Copy each line in the data that includes the word "satisfies".

THE DATA -

▶

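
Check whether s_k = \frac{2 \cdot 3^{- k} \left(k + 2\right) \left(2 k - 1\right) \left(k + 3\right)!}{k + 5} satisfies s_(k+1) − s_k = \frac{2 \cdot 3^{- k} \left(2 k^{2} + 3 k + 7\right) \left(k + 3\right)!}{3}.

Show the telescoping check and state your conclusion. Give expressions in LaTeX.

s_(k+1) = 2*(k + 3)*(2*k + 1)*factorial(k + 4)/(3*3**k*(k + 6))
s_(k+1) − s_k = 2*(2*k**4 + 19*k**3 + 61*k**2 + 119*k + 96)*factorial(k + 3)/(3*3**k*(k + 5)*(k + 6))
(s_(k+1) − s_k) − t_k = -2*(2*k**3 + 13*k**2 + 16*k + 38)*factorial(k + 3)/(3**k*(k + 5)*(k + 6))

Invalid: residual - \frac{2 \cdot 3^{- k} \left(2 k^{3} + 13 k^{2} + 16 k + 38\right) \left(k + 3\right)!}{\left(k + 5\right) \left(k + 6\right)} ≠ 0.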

◀
▶

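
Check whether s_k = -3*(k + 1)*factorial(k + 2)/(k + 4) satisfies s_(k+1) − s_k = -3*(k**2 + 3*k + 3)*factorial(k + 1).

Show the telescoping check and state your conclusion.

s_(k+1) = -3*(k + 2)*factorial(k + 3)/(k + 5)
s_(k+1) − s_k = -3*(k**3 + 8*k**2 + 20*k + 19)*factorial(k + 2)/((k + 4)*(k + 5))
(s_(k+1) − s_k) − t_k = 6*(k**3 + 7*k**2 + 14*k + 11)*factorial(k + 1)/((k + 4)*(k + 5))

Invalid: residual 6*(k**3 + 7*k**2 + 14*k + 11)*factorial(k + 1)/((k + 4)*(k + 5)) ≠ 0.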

◀

WRITTEN SOLUTION -
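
Check whether s_k = \frac{2 \cdot 3^{- k} \left(k + 2\right) \left(2 k - 1\right) \left(k + 3\right)!}{k + 5} satisfies s_(k+1) − s_k = \frac{2 \cdot 3^{- k} \left(2 k^{2} + 3 k + 7\right) \left(k + 3\right)!}{3}.
Check whether s_k = -3*(k + 1)*factorial(k + 2)/(k + 4) satisfies s_(k+1) − s_k = -3*(k**2 + 3*k + 3)*factorial(k + 1).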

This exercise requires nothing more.